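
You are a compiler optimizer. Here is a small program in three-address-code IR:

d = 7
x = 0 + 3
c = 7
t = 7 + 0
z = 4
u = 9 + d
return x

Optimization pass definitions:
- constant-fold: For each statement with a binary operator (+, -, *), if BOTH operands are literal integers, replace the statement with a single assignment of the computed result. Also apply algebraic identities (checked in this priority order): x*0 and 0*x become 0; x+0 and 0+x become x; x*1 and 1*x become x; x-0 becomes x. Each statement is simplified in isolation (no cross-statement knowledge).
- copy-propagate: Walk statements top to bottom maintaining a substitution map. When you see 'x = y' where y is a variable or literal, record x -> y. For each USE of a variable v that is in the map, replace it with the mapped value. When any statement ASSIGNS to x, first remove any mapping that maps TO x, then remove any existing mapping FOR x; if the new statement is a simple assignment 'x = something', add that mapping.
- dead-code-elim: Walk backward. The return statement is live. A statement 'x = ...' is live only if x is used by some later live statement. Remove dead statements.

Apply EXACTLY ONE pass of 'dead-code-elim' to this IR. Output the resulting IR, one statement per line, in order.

Answer: x = 0 + 3
return x

Derivation:
Applying dead-code-elim statement-by-statement:
  [7] return x  -> KEEP (return); live=['x']
  [6] u = 9 + d  -> DEAD (u not live)
  [5] z = 4  -> DEAD (z not live)
  [4] t = 7 + 0  -> DEAD (t not live)
  [3] c = 7  -> DEAD (c not live)
  [2] x = 0 + 3  -> KEEP; live=[]
  [1] d = 7  -> DEAD (d not live)
Result (2 stmts):
  x = 0 + 3
  return x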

________

**The task**
Retype all of the data exactly, so that nothing differs from what is given.

**Output for this exercise**
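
You are a compiler optimizer. Here is a small program in three-address-code IR:

d = 7
x = 0 + 3
c = 7
t = 7 + 0
z = 4
u = 9 + d
return x

Optimization pass definitions:
- constant-fold: For each statement with a binary operator (+, -, *), if BOTH operands are literal integers, replace the statement with a single assignment of the computed result. Also apply algebraic identities (checked in this priority order): x*0 and 0*x become 0; x+0 and 0+x become x; x*1 and 1*x become x; x-0 becomes x. Each statement is simplified in isolation (no cross-statement knowledge).
- copy-propagate: Walk statements top to bottom maintaining a substitution map. When you see 'x = y' where y is a variable or literal, record x -> y. For each USE of a variable v that is in the map, replace it with the mapped value. When any statement ASSIGNS to x, first remove any mapping that maps TO x, then remove any existing mapping FOR x; if the new statement is a simple assignment 'x = something', add that mapping.
- dead-code-elim: Walk backward. The return statement is live. A statement 'x = ...' is live only if x is used by some later live statement. Remove dead statements.

Apply EXACTLY ONE pass of 'dead-code-elim' to this IR. Output the resulting IR, one statement per line, in order.

Answer: x = 0 + 3
return x

Derivation:
Applying dead-code-elim statement-by-statement:
  [7] return x  -> KEEP (return); live=['x']
  [6] u = 9 + d  -> DEAD (u not live)
  [5] z = 4  -> DEAD (z not live)
  [4] t = 7 + 0  -> DEAD (t not live)
  [3] c = 7  -> DEAD (c not live)
  [2] x = 0 + 3  -> KEEP; live=[]
  [1] d = 7  -> DEAD (d not live)
Result (2 stmts):
  x = 0 + 3
  return x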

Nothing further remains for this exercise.